━━━ INFORMATION PROVIDED ━━━

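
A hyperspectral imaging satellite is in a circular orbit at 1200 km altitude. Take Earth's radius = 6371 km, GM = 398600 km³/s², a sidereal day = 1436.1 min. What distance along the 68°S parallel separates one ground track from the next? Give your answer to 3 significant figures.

1140 km

Semi-major axis a = 6371 + 1200 = 7571 km. Period T = 2π√(a³/μ) = 2π√(7571³/398600) = 6556.0 s = 109.27 min.
Node shift per orbit = (6556.0/86166) × 360° = 27.39°.
Equatorial spacing = 27.39 × 111.2 km/° = 3046 km.
At 68° latitude, spacing = 3046 × cos(68°) = 1141 km.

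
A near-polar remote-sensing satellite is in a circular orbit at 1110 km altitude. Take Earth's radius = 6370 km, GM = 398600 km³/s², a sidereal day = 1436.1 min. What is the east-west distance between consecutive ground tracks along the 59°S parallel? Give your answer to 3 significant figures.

1540 km

Semi-major axis a = 6370 + 1110 = 7480 km. Period T = 2π√(a³/μ) = 2π√(7480³/398600) = 6438.2 s = 107.30 min.
Node shift per orbit = (6438.2/86166) × 360° = 26.90°.
Equatorial spacing = 26.90 × 111.2 km/° = 2991 km.
At 59° latitude, spacing = 2991 × cos(59°) = 1540 km.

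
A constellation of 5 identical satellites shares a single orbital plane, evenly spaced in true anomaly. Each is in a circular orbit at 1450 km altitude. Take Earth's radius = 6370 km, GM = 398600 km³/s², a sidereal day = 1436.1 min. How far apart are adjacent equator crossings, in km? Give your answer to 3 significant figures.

Semi-major axis a = 6370 + 1450 = 7820 km. Period T = 2π√(a³/μ) = 2π√(7820³/398600) = 6882.1 s = 114.70 min.
Single-satellite node shift = (6882.1/86166) × 360° = 28.75°.
With 5 satellites evenly phased, successive equator crossings are 28.75/5 = 5.751° apart.
That is 5.751 × 111.2 = 639 km at the equator.

639 km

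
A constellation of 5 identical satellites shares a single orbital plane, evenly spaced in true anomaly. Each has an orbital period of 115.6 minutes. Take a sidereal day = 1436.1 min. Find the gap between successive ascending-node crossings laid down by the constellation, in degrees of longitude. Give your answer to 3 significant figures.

T = 115.6 min = 6936.0 s.
Single-satellite node shift = (6936.0/86166) × 360° = 28.98°.
With 5 satellites evenly phased, successive equator crossings are 28.98/5 = 5.796° apart.

5.80°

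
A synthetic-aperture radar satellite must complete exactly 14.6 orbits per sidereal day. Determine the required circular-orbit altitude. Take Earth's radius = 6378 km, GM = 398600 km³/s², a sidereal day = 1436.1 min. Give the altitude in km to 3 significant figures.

681 km

Required period T = 86166 / 14.6 = 5901.8 s.
From T = 2π√(a³/μ): a = (μ T²/4π²)^(1/3) = (398600 × 5901.8² / 4π²)^(1/3) = 7059 km.
Altitude h = a − R = 7059 − 6378 = 681 km.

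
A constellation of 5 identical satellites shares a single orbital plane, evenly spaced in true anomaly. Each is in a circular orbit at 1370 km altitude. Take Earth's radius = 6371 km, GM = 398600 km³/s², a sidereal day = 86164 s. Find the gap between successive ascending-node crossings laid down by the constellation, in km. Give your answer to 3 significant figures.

Semi-major axis a = 6371 + 1370 = 7741 km. Period T = 2π√(a³/μ) = 2π√(7741³/398600) = 6778.1 s = 112.97 min.
Single-satellite node shift = (6778.1/86164) × 360° = 28.32°.
With 5 satellites evenly phased, successive equator crossings are 28.32/5 = 5.664° apart.
That is 5.664 × 111.2 = 630 km at the equator.

630 km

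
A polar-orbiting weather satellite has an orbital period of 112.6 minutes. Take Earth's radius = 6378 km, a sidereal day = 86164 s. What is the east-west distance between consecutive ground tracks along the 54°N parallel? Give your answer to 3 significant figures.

T = 112.6 min = 6756.0 s.
Node shift per orbit = (6756.0/86164) × 360° = 28.23°.
Equatorial spacing = 28.23 × 111.3 km/° = 3142 km.
At 54° latitude, spacing = 3142 × cos(54°) = 1847 km.

1850 km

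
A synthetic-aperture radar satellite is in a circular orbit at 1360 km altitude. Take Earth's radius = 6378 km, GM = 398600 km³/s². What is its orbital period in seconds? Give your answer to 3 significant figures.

6770 seconds

Semi-major axis a = 6378 + 1360 = 7738 km. Period T = 2π√(a³/μ) = 2π√(7738³/398600) = 6774.1 s = 112.90 min.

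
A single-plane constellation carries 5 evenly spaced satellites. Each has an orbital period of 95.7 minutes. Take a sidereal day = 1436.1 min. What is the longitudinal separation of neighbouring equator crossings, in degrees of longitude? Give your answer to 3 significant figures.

T = 95.7 min = 5742.0 s.
Single-satellite node shift = (5742.0/86166) × 360° = 23.99°.
With 5 satellites evenly phased, successive equator crossings are 23.99/5 = 4.798° apart.

4.80°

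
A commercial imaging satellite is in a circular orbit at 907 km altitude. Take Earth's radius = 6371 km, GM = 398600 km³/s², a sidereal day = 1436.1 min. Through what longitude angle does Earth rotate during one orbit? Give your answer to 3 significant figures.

Semi-major axis a = 6371 + 907 = 7278 km. Period T = 2π√(a³/μ) = 2π√(7278³/398600) = 6179.2 s = 102.99 min.
During one orbit Earth rotates (6179.2 / 86166) × 360° = 25.82°.

25.8°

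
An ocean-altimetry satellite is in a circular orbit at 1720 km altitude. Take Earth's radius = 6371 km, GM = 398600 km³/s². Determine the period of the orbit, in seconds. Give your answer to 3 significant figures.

Semi-major axis a = 6371 + 1720 = 8091 km. Period T = 2π√(a³/μ) = 2π√(8091³/398600) = 7242.9 s = 120.72 min.

7240 seconds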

━━━

Repeat all entries. Match them exactly.

- [FINAL ANSWER]
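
A hyperspectral imaging satellite is in a circular orbit at 1200 km altitude. Take Earth's radius = 6371 km, GM = 398600 km³/s², a sidereal day = 1436.1 min. What distance along the 68°S parallel separates one ground track from the next? Give your answer to 3 significant figures.

1140 km

Semi-major axis a = 6371 + 1200 = 7571 km. Period T = 2π√(a³/μ) = 2π√(7571³/398600) = 6556.0 s = 109.27 min.
Node shift per orbit = (6556.0/86166) × 360° = 27.39°.
Equatorial spacing = 27.39 × 111.2 km/° = 3046 km.
At 68° latitude, spacing = 3046 × cos(68°) = 1141 km.

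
A near-polar remote-sensing satellite is in a circular orbit at 1110 km altitude. Take Earth's radius = 6370 km, GM = 398600 km³/s², a sidereal day = 1436.1 min. What is the east-west distance between consecutive ground tracks along the 59°S parallel? Give your answer to 3 significant figures.

1540 km

Semi-major axis a = 6370 + 1110 = 7480 km. Period T = 2π√(a³/μ) = 2π√(7480³/398600) = 6438.2 s = 107.30 min.
Node shift per orbit = (6438.2/86166) × 360° = 26.90°.
Equatorial spacing = 26.90 × 111.2 km/° = 2991 km.
At 59° latitude, spacing = 2991 × cos(59°) = 1540 km.

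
A constellation of 5 identical satellites shares a single orbital plane, evenly spaced in true anomaly. Each is in a circular orbit at 1450 km altitude. Take Earth's radius = 6370 km, GM = 398600 km³/s², a sidereal day = 1436.1 min. How far apart are adjacent equator crossings, in km? Give your answer to 3 significant figures.

Semi-major axis a = 6370 + 1450 = 7820 km. Period T = 2π√(a³/μ) = 2π√(7820³/398600) = 6882.1 s = 114.70 min.
Single-satellite node shift = (6882.1/86166) × 360° = 28.75°.
With 5 satellites evenly phased, successive equator crossings are 28.75/5 = 5.751° apart.
That is 5.751 × 111.2 = 639 km at the equator.

639 km

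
A constellation of 5 identical satellites shares a single orbital plane, evenly spaced in true anomaly. Each has an orbital period of 115.6 minutes. Take a sidereal day = 1436.1 min. Find the gap between successive ascending-node crossings laid down by the constellation, in degrees of longitude. Give your answer to 3 significant figures.

T = 115.6 min = 6936.0 s.
Single-satellite node shift = (6936.0/86166) × 360° = 28.98°.
With 5 satellites evenly phased, successive equator crossings are 28.98/5 = 5.796° apart.

5.80°

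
A synthetic-aperture radar satellite must complete exactly 14.6 orbits per sidereal day. Determine the required circular-orbit altitude. Take Earth's radius = 6378 km, GM = 398600 km³/s², a sidereal day = 1436.1 min. Give the altitude in km to 3 significant figures.

681 km

Required period T = 86166 / 14.6 = 5901.8 s.
From T = 2π√(a³/μ): a = (μ T²/4π²)^(1/3) = (398600 × 5901.8² / 4π²)^(1/3) = 7059 km.
Altitude h = a − R = 7059 − 6378 = 681 km.

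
A constellation of 5 identical satellites shares a single orbital plane, evenly spaced in true anomaly. Each is in a circular orbit at 1370 km altitude. Take Earth's radius = 6371 km, GM = 398600 km³/s², a sidereal day = 86164 s. Find the gap between successive ascending-node crossings laid down by the constellation, in km. Give your answer to 3 significant figures.

Semi-major axis a = 6371 + 1370 = 7741 km. Period T = 2π√(a³/μ) = 2π√(7741³/398600) = 6778.1 s = 112.97 min.
Single-satellite node shift = (6778.1/86164) × 360° = 28.32°.
With 5 satellites evenly phased, successive equator crossings are 28.32/5 = 5.664° apart.
That is 5.664 × 111.2 = 630 km at the equator.

630 km

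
A polar-orbiting weather satellite has an orbital period of 112.6 minutes. Take Earth's radius = 6378 km, a sidereal day = 86164 s. What is the east-west distance between consecutive ground tracks along the 54°N parallel? Give your answer to 3 significant figures.

T = 112.6 min = 6756.0 s.
Node shift per orbit = (6756.0/86164) × 360° = 28.23°.
Equatorial spacing = 28.23 × 111.3 km/° = 3142 km.
At 54° latitude, spacing = 3142 × cos(54°) = 1847 km.

1850 km

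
A synthetic-aperture radar satellite is in a circular orbit at 1360 km altitude. Take Earth's radius = 6378 km, GM = 398600 km³/s². What is its orbital period in seconds? Give your answer to 3 significant figures.

6770 seconds

Semi-major axis a = 6378 + 1360 = 7738 km. Period T = 2π√(a³/μ) = 2π√(7738³/398600) = 6774.1 s = 112.90 min.

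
A single-plane constellation carries 5 evenly spaced satellites. Each has an orbital period of 95.7 minutes. Take a sidereal day = 1436.1 min. What is the longitudinal separation of neighbouring equator crossings, in degrees of longitude? Give your answer to 3 significant figures.

T = 95.7 min = 5742.0 s.
Single-satellite node shift = (5742.0/86166) × 360° = 23.99°.
With 5 satellites evenly phased, successive equator crossings are 23.99/5 = 4.798° apart.

4.80°

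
A commercial imaging satellite is in a circular orbit at 907 km altitude. Take Earth's radius = 6371 km, GM = 398600 km³/s², a sidereal day = 1436.1 min. Through what longitude angle does Earth rotate during one orbit? Give your answer to 3 significant figures.

Semi-major axis a = 6371 + 907 = 7278 km. Period T = 2π√(a³/μ) = 2π√(7278³/398600) = 6179.2 s = 102.99 min.
During one orbit Earth rotates (6179.2 / 86166) × 360° = 25.82°.

25.8°

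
An ocean-altimetry satellite is in a circular orbit at 1720 km altitude. Take Earth's radius = 6371 km, GM = 398600 km³/s². Determine the period of the orbit, in seconds. Give your answer to 3 significant figures.

Semi-major axis a = 6371 + 1720 = 8091 km. Period T = 2π√(a³/μ) = 2π√(8091³/398600) = 7242.9 s = 120.72 min.

7240 seconds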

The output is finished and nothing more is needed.